Would you return the lines from the one that contains "27: ASFR 0.124, Survival 0.8990" to the last line of the entries below, exactly and with nothing added?

Collected data
* * *
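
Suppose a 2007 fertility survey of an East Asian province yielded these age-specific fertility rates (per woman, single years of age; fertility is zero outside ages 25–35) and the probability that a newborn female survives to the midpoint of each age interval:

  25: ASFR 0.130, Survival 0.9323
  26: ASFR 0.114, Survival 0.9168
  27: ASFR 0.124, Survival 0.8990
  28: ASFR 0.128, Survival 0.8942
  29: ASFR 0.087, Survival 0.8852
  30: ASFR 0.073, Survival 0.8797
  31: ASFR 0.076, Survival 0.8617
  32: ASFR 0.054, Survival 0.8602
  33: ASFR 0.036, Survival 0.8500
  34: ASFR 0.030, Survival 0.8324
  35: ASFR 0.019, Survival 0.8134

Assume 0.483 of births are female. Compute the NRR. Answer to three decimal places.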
* * *
Response to the exercise:
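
  27: ASFR 0.124, Survival 0.8990
  28: ASFR 0.128, Survival 0.8942
  29: ASFR 0.087, Survival 0.8852
  30: ASFR 0.073, Survival 0.8797
  31: ASFR 0.076, Survival 0.8617
  32: ASFR 0.054, Survival 0.8602
  33: ASFR 0.036, Survival 0.8500
  34: ASFR 0.030, Survival 0.8324
  35: ASFR 0.019, Survival 0.8134

Assume 0.483 of births are female. Compute the NRR. Answer to three decimal places.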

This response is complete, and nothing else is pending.